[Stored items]
_ _ _ _ _ _ _

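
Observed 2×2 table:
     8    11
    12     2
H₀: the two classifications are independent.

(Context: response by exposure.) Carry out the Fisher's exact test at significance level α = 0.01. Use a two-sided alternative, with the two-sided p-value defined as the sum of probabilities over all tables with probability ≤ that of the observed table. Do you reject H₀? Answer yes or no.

reject H₀: no

Margins: r₁=19, r₂=14, c₁=20, c₂=13, n=33
p_obs = C(19,8)·C(14,12)/C(33,20); sum pmf over tables with pmf ≤ p_obs
p-value (two-sided) = 0.01508
At α=0.01: p ≥ α → fail to reject H₀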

_ _ _ _ _ _ _

Requirement
All the entries are to be set down exactly as they appear.

Exercise output
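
Observed 2×2 table:
     8    11
    12     2
H₀: the two classifications are independent.

(Context: response by exposure.) Carry out the Fisher's exact test at significance level α = 0.01. Use a two-sided alternative, with the two-sided p-value defined as the sum of probabilities over all tables with probability ≤ that of the observed table. Do you reject H₀? Answer yes or no.

reject H₀: no

Margins: r₁=19, r₂=14, c₁=20, c₂=13, n=33
p_obs = C(19,8)·C(14,12)/C(33,20); sum pmf over tables with pmf ≤ p_obs
p-value (two-sided) = 0.01508
At α=0.01: p ≥ α → fail to reject H₀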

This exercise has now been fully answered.